**Data listing:**
= = =
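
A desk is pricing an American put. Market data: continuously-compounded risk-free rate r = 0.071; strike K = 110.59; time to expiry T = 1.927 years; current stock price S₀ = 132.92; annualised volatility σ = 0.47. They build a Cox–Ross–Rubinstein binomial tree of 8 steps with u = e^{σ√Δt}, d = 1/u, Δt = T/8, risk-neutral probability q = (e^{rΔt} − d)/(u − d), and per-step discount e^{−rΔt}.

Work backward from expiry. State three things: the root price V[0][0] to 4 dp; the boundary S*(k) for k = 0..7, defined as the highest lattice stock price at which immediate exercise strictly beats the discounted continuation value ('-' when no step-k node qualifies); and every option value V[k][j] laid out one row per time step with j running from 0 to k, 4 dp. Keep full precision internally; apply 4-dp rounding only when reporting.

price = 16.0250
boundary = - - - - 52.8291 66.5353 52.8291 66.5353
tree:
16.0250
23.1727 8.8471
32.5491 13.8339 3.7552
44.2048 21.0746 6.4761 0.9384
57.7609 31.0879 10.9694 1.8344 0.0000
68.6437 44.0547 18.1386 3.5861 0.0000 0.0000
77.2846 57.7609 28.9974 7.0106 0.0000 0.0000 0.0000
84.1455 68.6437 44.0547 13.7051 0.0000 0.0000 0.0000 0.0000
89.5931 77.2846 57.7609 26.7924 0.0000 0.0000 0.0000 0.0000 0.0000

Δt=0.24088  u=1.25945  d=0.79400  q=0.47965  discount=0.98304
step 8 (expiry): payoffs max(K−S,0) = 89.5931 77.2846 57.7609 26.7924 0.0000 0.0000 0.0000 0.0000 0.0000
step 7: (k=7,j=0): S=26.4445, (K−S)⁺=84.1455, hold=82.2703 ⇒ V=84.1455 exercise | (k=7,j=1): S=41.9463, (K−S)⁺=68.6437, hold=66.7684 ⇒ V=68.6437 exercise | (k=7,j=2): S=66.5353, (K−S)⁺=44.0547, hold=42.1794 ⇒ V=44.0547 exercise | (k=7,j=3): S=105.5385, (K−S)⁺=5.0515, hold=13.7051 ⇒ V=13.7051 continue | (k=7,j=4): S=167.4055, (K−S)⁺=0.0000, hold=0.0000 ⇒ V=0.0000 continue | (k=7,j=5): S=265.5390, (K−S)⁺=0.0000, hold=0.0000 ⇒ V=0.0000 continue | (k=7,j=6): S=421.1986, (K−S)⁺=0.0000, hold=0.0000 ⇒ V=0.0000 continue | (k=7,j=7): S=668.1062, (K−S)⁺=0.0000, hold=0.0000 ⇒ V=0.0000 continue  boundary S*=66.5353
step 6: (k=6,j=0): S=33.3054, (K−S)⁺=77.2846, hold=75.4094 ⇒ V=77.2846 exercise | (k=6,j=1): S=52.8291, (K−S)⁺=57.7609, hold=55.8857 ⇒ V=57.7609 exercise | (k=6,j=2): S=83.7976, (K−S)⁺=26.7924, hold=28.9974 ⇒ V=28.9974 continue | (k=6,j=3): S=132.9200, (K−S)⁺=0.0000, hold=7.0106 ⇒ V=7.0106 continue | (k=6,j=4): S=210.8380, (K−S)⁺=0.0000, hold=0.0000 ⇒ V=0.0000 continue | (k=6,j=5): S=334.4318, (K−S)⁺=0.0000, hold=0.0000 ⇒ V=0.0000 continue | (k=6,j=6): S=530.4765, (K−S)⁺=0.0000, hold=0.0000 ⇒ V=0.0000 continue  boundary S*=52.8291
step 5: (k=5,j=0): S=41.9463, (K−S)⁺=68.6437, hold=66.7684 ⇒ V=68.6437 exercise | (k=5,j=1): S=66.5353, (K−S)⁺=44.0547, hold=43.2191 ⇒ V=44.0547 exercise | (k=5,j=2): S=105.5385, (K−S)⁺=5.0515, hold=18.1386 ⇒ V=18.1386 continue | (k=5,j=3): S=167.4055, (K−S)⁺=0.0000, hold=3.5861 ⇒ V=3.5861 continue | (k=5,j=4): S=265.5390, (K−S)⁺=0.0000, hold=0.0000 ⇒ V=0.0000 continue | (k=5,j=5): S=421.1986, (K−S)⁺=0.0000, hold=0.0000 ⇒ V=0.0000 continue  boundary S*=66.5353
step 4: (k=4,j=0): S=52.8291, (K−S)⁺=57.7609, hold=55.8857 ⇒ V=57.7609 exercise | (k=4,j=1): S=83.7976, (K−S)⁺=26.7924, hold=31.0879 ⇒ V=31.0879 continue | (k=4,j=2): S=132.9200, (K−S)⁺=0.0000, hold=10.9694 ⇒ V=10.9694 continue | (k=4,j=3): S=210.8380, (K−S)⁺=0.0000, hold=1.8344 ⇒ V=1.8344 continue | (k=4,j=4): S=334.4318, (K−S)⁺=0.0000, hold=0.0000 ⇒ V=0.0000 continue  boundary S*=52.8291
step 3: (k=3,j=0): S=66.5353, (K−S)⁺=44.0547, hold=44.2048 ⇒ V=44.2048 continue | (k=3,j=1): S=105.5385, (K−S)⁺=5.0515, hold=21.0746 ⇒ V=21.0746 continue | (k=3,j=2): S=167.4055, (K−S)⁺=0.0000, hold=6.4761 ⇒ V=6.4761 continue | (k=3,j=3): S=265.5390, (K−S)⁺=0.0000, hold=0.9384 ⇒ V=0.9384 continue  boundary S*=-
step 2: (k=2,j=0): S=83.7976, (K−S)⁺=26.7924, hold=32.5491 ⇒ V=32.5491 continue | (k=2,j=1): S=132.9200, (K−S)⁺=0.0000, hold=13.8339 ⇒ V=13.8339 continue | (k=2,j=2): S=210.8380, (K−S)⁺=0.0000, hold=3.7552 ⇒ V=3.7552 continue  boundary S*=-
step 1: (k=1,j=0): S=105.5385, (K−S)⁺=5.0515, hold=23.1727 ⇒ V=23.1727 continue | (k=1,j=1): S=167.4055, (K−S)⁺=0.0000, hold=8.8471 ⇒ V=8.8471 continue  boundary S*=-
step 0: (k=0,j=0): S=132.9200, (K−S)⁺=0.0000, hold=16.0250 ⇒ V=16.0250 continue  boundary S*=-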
= = =
Each record above must be given again exactly as written.

**Exercise output:**
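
A desk is pricing an American put. Market data: continuously-compounded risk-free rate r = 0.071; strike K = 110.59; time to expiry T = 1.927 years; current stock price S₀ = 132.92; annualised volatility σ = 0.47. They build a Cox–Ross–Rubinstein binomial tree of 8 steps with u = e^{σ√Δt}, d = 1/u, Δt = T/8, risk-neutral probability q = (e^{rΔt} − d)/(u − d), and per-step discount e^{−rΔt}.

Work backward from expiry. State three things: the root price V[0][0] to 4 dp; the boundary S*(k) for k = 0..7, defined as the highest lattice stock price at which immediate exercise strictly beats the discounted continuation value ('-' when no step-k node qualifies); and every option value V[k][j] laid out one row per time step with j running from 0 to k, 4 dp. Keep full precision internally; apply 4-dp rounding only when reporting.

price = 16.0250
boundary = - - - - 52.8291 66.5353 52.8291 66.5353
tree:
16.0250
23.1727 8.8471
32.5491 13.8339 3.7552
44.2048 21.0746 6.4761 0.9384
57.7609 31.0879 10.9694 1.8344 0.0000
68.6437 44.0547 18.1386 3.5861 0.0000 0.0000
77.2846 57.7609 28.9974 7.0106 0.0000 0.0000 0.0000
84.1455 68.6437 44.0547 13.7051 0.0000 0.0000 0.0000 0.0000
89.5931 77.2846 57.7609 26.7924 0.0000 0.0000 0.0000 0.0000 0.0000

Δt=0.24088  u=1.25945  d=0.79400  q=0.47965  discount=0.98304
step 8 (expiry): payoffs max(K−S,0) = 89.5931 77.2846 57.7609 26.7924 0.0000 0.0000 0.0000 0.0000 0.0000
step 7: (k=7,j=0): S=26.4445, (K−S)⁺=84.1455, hold=82.2703 ⇒ V=84.1455 exercise | (k=7,j=1): S=41.9463, (K−S)⁺=68.6437, hold=66.7684 ⇒ V=68.6437 exercise | (k=7,j=2): S=66.5353, (K−S)⁺=44.0547, hold=42.1794 ⇒ V=44.0547 exercise | (k=7,j=3): S=105.5385, (K−S)⁺=5.0515, hold=13.7051 ⇒ V=13.7051 continue | (k=7,j=4): S=167.4055, (K−S)⁺=0.0000, hold=0.0000 ⇒ V=0.0000 continue | (k=7,j=5): S=265.5390, (K−S)⁺=0.0000, hold=0.0000 ⇒ V=0.0000 continue | (k=7,j=6): S=421.1986, (K−S)⁺=0.0000, hold=0.0000 ⇒ V=0.0000 continue | (k=7,j=7): S=668.1062, (K−S)⁺=0.0000, hold=0.0000 ⇒ V=0.0000 continue  boundary S*=66.5353
step 6: (k=6,j=0): S=33.3054, (K−S)⁺=77.2846, hold=75.4094 ⇒ V=77.2846 exercise | (k=6,j=1): S=52.8291, (K−S)⁺=57.7609, hold=55.8857 ⇒ V=57.7609 exercise | (k=6,j=2): S=83.7976, (K−S)⁺=26.7924, hold=28.9974 ⇒ V=28.9974 continue | (k=6,j=3): S=132.9200, (K−S)⁺=0.0000, hold=7.0106 ⇒ V=7.0106 continue | (k=6,j=4): S=210.8380, (K−S)⁺=0.0000, hold=0.0000 ⇒ V=0.0000 continue | (k=6,j=5): S=334.4318, (K−S)⁺=0.0000, hold=0.0000 ⇒ V=0.0000 continue | (k=6,j=6): S=530.4765, (K−S)⁺=0.0000, hold=0.0000 ⇒ V=0.0000 continue  boundary S*=52.8291
step 5: (k=5,j=0): S=41.9463, (K−S)⁺=68.6437, hold=66.7684 ⇒ V=68.6437 exercise | (k=5,j=1): S=66.5353, (K−S)⁺=44.0547, hold=43.2191 ⇒ V=44.0547 exercise | (k=5,j=2): S=105.5385, (K−S)⁺=5.0515, hold=18.1386 ⇒ V=18.1386 continue | (k=5,j=3): S=167.4055, (K−S)⁺=0.0000, hold=3.5861 ⇒ V=3.5861 continue | (k=5,j=4): S=265.5390, (K−S)⁺=0.0000, hold=0.0000 ⇒ V=0.0000 continue | (k=5,j=5): S=421.1986, (K−S)⁺=0.0000, hold=0.0000 ⇒ V=0.0000 continue  boundary S*=66.5353
step 4: (k=4,j=0): S=52.8291, (K−S)⁺=57.7609, hold=55.8857 ⇒ V=57.7609 exercise | (k=4,j=1): S=83.7976, (K−S)⁺=26.7924, hold=31.0879 ⇒ V=31.0879 continue | (k=4,j=2): S=132.9200, (K−S)⁺=0.0000, hold=10.9694 ⇒ V=10.9694 continue | (k=4,j=3): S=210.8380, (K−S)⁺=0.0000, hold=1.8344 ⇒ V=1.8344 continue | (k=4,j=4): S=334.4318, (K−S)⁺=0.0000, hold=0.0000 ⇒ V=0.0000 continue  boundary S*=52.8291
step 3: (k=3,j=0): S=66.5353, (K−S)⁺=44.0547, hold=44.2048 ⇒ V=44.2048 continue | (k=3,j=1): S=105.5385, (K−S)⁺=5.0515, hold=21.0746 ⇒ V=21.0746 continue | (k=3,j=2): S=167.4055, (K−S)⁺=0.0000, hold=6.4761 ⇒ V=6.4761 continue | (k=3,j=3): S=265.5390, (K−S)⁺=0.0000, hold=0.9384 ⇒ V=0.9384 continue  boundary S*=-
step 2: (k=2,j=0): S=83.7976, (K−S)⁺=26.7924, hold=32.5491 ⇒ V=32.5491 continue | (k=2,j=1): S=132.9200, (K−S)⁺=0.0000, hold=13.8339 ⇒ V=13.8339 continue | (k=2,j=2): S=210.8380, (K−S)⁺=0.0000, hold=3.7552 ⇒ V=3.7552 continue  boundary S*=-
step 1: (k=1,j=0): S=105.5385, (K−S)⁺=5.0515, hold=23.1727 ⇒ V=23.1727 continue | (k=1,j=1): S=167.4055, (K−S)⁺=0.0000, hold=8.8471 ⇒ V=8.8471 continue  boundary S*=-
step 0: (k=0,j=0): S=132.9200, (K−S)⁺=0.0000, hold=16.0250 ⇒ V=16.0250 continue  boundary S*=-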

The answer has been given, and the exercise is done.